** Opening Source data block **

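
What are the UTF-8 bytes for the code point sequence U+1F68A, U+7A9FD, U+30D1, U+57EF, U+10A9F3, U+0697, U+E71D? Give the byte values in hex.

U+1F68A: 4-byte form → F0 9F 9A 8A.
U+7A9FD: 4-byte form → F1 BA A7 BD.
U+30D1: 3-byte form → E3 83 91.
U+57EF: 3-byte form → E5 9F AF.
U+10A9F3: 4-byte form → F4 8A A7 B3.
U+0697: 2-byte form → DA 97.
U+E71D: 3-byte form → EE 9C 9D.
Concatenated (23 bytes): F0 9F 9A 8A F1 BA A7 BD E3 83 91 E5 9F AF F4 8A A7 B3 DA 97 EE 9C 9D.

F0 9F 9A 8A F1 BA A7 BD E3 83 91 E5 9F AF F4 8A A7 B3 DA 97 EE 9C 9D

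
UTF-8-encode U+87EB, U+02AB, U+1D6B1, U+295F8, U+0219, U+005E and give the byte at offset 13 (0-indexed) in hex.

0xC8

U+87EB → 3-byte form E8 9F AB at offsets 0–2.
U+02AB → 2-byte form CA AB at offsets 3–4.
U+1D6B1 → 4-byte form F0 9D 9A B1 at offsets 5–8.
U+295F8 → 4-byte form F0 A9 97 B8 at offsets 9–12.
U+0219 → 2-byte form C8 99 at offsets 13–14.
Offset 13 falls in char 5's range; it's byte 1 of C8 99 = 0xC8.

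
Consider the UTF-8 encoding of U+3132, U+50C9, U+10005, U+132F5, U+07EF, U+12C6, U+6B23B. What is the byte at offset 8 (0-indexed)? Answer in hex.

0x80

U+3132 → 3-byte form E3 84 B2 at offsets 0–2.
U+50C9 → 3-byte form E5 83 89 at offsets 3–5.
U+10005 → 4-byte form F0 90 80 85 at offsets 6–9.
Offset 8 falls in char 3's range; it's byte 3 of F0 90 80 85 = 0x80.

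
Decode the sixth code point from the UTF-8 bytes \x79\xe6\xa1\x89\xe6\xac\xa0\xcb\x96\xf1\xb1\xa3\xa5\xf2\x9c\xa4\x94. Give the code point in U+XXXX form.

U+9C914

Offset 0: leading byte 0x79 = 01111001 → 1-byte char #1 = 79.
Offset 1: leading byte 0xE6 = 11100110 → 3-byte char #2 = E6 A1 89.
Offset 4: leading byte 0xE6 = 11100110 → 3-byte char #3 = E6 AC A0.
Offset 7: leading byte 0xCB = 11001011 → 2-byte char #4 = CB 96.
Offset 9: leading byte 0xF1 = 11110001 → 4-byte char #5 = F1 B1 A3 A5.
Offset 13: leading byte 0xF2 = 11110010 → 4-byte char #6 = F2 9C A4 94.
Leading byte 0xF2 = 11110010 matches 11110xxx → 4-byte sequence.
Byte 1: 0xF2 = 11110010, payload 010 (3 bits).
Byte 2: 0x9C = 10011100 (10xxxxxx ✓), payload 011100.
Byte 3: 0xA4 = 10100100 (10xxxxxx ✓), payload 100100.
Byte 4: 0x94 = 10010100 (10xxxxxx ✓), payload 010100.
Concatenate: 010011100100100010100 = 0x9C914 (21 bits → U+9C914).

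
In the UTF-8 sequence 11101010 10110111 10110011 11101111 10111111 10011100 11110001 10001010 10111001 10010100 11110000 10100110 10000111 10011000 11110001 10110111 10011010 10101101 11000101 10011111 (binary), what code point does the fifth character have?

U+776AD

Offset 0: leading byte 0xEA = 11101010 → 3-byte char #1 = EA B7 B3.
Offset 3: leading byte 0xEF = 11101111 → 3-byte char #2 = EF BF 9C.
Offset 6: leading byte 0xF1 = 11110001 → 4-byte char #3 = F1 8A B9 94.
Offset 10: leading byte 0xF0 = 11110000 → 4-byte char #4 = F0 A6 87 98.
Offset 14: leading byte 0xF1 = 11110001 → 4-byte char #5 = F1 B7 9A AD.
Leading byte 0xF1 = 11110001 matches 11110xxx → 4-byte sequence.
Byte 1: 0xF1 = 11110001, payload 001 (3 bits).
Byte 2: 0xB7 = 10110111 (10xxxxxx ✓), payload 110111.
Byte 3: 0x9A = 10011010 (10xxxxxx ✓), payload 011010.
Byte 4: 0xAD = 10101101 (10xxxxxx ✓), payload 101101.
Concatenate: 001110111011010101101 = 0x776AD (21 bits → U+776AD).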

** Closing Source data block **

Assigned task
Set down, word for word, every line from the line that holds "In the UTF-8" to the end of the entries above, including both ends.

Task response
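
In the UTF-8 sequence 11101010 10110111 10110011 11101111 10111111 10011100 11110001 10001010 10111001 10010100 11110000 10100110 10000111 10011000 11110001 10110111 10011010 10101101 11000101 10011111 (binary), what code point does the fifth character have?

U+776AD

Offset 0: leading byte 0xEA = 11101010 → 3-byte char #1 = EA B7 B3.
Offset 3: leading byte 0xEF = 11101111 → 3-byte char #2 = EF BF 9C.
Offset 6: leading byte 0xF1 = 11110001 → 4-byte char #3 = F1 8A B9 94.
Offset 10: leading byte 0xF0 = 11110000 → 4-byte char #4 = F0 A6 87 98.
Offset 14: leading byte 0xF1 = 11110001 → 4-byte char #5 = F1 B7 9A AD.
Leading byte 0xF1 = 11110001 matches 11110xxx → 4-byte sequence.
Byte 1: 0xF1 = 11110001, payload 001 (3 bits).
Byte 2: 0xB7 = 10110111 (10xxxxxx ✓), payload 110111.
Byte 3: 0x9A = 10011010 (10xxxxxx ✓), payload 011010.
Byte 4: 0xAD = 10101101 (10xxxxxx ✓), payload 101101.
Concatenate: 001110111011010101101 = 0x776AD (21 bits → U+776AD).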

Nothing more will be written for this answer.